Directions for this task — An unaltered copy of the listing below is required.

Material supplied —
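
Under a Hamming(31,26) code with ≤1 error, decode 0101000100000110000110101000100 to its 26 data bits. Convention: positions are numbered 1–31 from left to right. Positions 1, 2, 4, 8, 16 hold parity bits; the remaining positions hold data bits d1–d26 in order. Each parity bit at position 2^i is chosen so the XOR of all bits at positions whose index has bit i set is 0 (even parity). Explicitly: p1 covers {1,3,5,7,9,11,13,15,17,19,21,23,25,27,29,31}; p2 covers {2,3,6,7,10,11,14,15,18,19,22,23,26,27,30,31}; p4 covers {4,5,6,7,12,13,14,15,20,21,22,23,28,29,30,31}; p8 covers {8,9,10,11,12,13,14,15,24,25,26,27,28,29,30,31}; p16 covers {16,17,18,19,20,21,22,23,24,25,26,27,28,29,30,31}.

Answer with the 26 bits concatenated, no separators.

s1 (pos 1,3,5,7,9,11,13,15,17,19,21,23,25,27,29,31): 0⊕0⊕0⊕0⊕0⊕0⊕0⊕1⊕0⊕0⊕1⊕1⊕1⊕0⊕1⊕0 = 1
s2 (pos 2,3,6,7,10,11,14,15,18,19,22,23,26,27,30,31): 1⊕0⊕0⊕0⊕0⊕0⊕1⊕1⊕0⊕0⊕0⊕1⊕0⊕0⊕0⊕0 = 0
s4 (pos 4,5,6,7,12,13,14,15,20,21,22,23,28,29,30,31): 1⊕0⊕0⊕0⊕0⊕0⊕1⊕1⊕1⊕1⊕0⊕1⊕0⊕1⊕0⊕0 = 1
s8 (pos 8,9,10,11,12,13,14,15,24,25,26,27,28,29,30,31): 1⊕0⊕0⊕0⊕0⊕0⊕1⊕1⊕0⊕1⊕0⊕0⊕0⊕1⊕0⊕0 = 1
s16 (pos 16,17,18,19,20,21,22,23,24,25,26,27,28,29,30,31): 0⊕0⊕0⊕0⊕1⊕1⊕0⊕1⊕0⊕1⊕0⊕0⊕0⊕1⊕0⊕0 = 1
Syndrome s16…s1 = 11101 → error at position 29.
Flip position 29: 0101000100000110000110101000100 → 0101000100000110000110101000000
Read data bits from positions 3,5,6,7,9,10,11,12,13,14,15,17,18,19,20,21,22,23,24,25,26,27,28,29,30,31: 00000000011000110101000000

00000000011000110101000000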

Exercise answer —
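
Under a Hamming(31,26) code with ≤1 error, decode 0101000100000110000110101000100 to its 26 data bits. Convention: positions are numbered 1–31 from left to right. Positions 1, 2, 4, 8, 16 hold parity bits; the remaining positions hold data bits d1–d26 in order. Each parity bit at position 2^i is chosen so the XOR of all bits at positions whose index has bit i set is 0 (even parity). Explicitly: p1 covers {1,3,5,7,9,11,13,15,17,19,21,23,25,27,29,31}; p2 covers {2,3,6,7,10,11,14,15,18,19,22,23,26,27,30,31}; p4 covers {4,5,6,7,12,13,14,15,20,21,22,23,28,29,30,31}; p8 covers {8,9,10,11,12,13,14,15,24,25,26,27,28,29,30,31}; p16 covers {16,17,18,19,20,21,22,23,24,25,26,27,28,29,30,31}.

Answer with the 26 bits concatenated, no separators.

s1 (pos 1,3,5,7,9,11,13,15,17,19,21,23,25,27,29,31): 0⊕0⊕0⊕0⊕0⊕0⊕0⊕1⊕0⊕0⊕1⊕1⊕1⊕0⊕1⊕0 = 1
s2 (pos 2,3,6,7,10,11,14,15,18,19,22,23,26,27,30,31): 1⊕0⊕0⊕0⊕0⊕0⊕1⊕1⊕0⊕0⊕0⊕1⊕0⊕0⊕0⊕0 = 0
s4 (pos 4,5,6,7,12,13,14,15,20,21,22,23,28,29,30,31): 1⊕0⊕0⊕0⊕0⊕0⊕1⊕1⊕1⊕1⊕0⊕1⊕0⊕1⊕0⊕0 = 1
s8 (pos 8,9,10,11,12,13,14,15,24,25,26,27,28,29,30,31): 1⊕0⊕0⊕0⊕0⊕0⊕1⊕1⊕0⊕1⊕0⊕0⊕0⊕1⊕0⊕0 = 1
s16 (pos 16,17,18,19,20,21,22,23,24,25,26,27,28,29,30,31): 0⊕0⊕0⊕0⊕1⊕1⊕0⊕1⊕0⊕1⊕0⊕0⊕0⊕1⊕0⊕0 = 1
Syndrome s16…s1 = 11101 → error at position 29.
Flip position 29: 0101000100000110000110101000100 → 0101000100000110000110101000000
Read data bits from positions 3,5,6,7,9,10,11,12,13,14,15,17,18,19,20,21,22,23,24,25,26,27,28,29,30,31: 00000000011000110101000000

00000000011000110101000000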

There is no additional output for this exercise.